◆ **WHAT TO PRODUCE**:
Write the records out once more, so that nothing differs from the original.

(EXTRACTED ENTRIES)

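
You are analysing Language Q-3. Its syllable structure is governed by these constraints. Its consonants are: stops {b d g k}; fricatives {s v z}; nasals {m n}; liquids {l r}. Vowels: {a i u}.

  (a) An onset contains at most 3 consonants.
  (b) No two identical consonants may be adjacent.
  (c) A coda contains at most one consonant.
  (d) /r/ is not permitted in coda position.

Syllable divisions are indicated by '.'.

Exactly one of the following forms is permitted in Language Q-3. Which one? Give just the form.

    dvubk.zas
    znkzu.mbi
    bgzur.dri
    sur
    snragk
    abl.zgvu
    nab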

(End EXTRACTED ENTRIES)

◆ **EXERCISE ANSWER**:
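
You are analysing Language Q-3. Its syllable structure is governed by these constraints. Its consonants are: stops {b d g k}; fricatives {s v z}; nasals {m n}; liquids {l r}. Vowels: {a i u}.

  (a) An onset contains at most 3 consonants.
  (b) No two identical consonants may be adjacent.
  (c) A coda contains at most one consonant.
  (d) /r/ is not permitted in coda position.

Syllable divisions are indicated by '.'.

Exactly one of the following forms is permitted in Language Q-3. Which one? Give just the form.

    dvubk.zas
    znkzu.mbi
    bgzur.dri
    sur
    snragk
    abl.zgvu
    nab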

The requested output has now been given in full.